◆ Record excerpts ◆
* * * * *

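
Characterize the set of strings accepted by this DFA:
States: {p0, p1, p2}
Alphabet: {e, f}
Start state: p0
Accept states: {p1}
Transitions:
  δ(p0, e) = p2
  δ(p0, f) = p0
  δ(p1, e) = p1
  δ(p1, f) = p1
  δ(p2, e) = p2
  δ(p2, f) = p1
Testing a few strings:
  'ff' → reject
  'fe' → reject
  'ffe' → reject
  'fff' → reject
State roles: p0=no e seen yet; p1=substring ef seen; p2=seen a e, waiting for f
All strings over {e,f} containing the substring ef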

* * * * *

Your response must consist of every line above, reproduced exactly.

◆ Response ◆
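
Characterize the set of strings accepted by this DFA:
States: {p0, p1, p2}
Alphabet: {e, f}
Start state: p0
Accept states: {p1}
Transitions:
  δ(p0, e) = p2
  δ(p0, f) = p0
  δ(p1, e) = p1
  δ(p1, f) = p1
  δ(p2, e) = p2
  δ(p2, f) = p1
Testing a few strings:
  'ff' → reject
  'fe' → reject
  'ffe' → reject
  'fff' → reject
State roles: p0=no e seen yet; p1=substring ef seen; p2=seen a e, waiting for f
All strings over {e,f} containing the substring ef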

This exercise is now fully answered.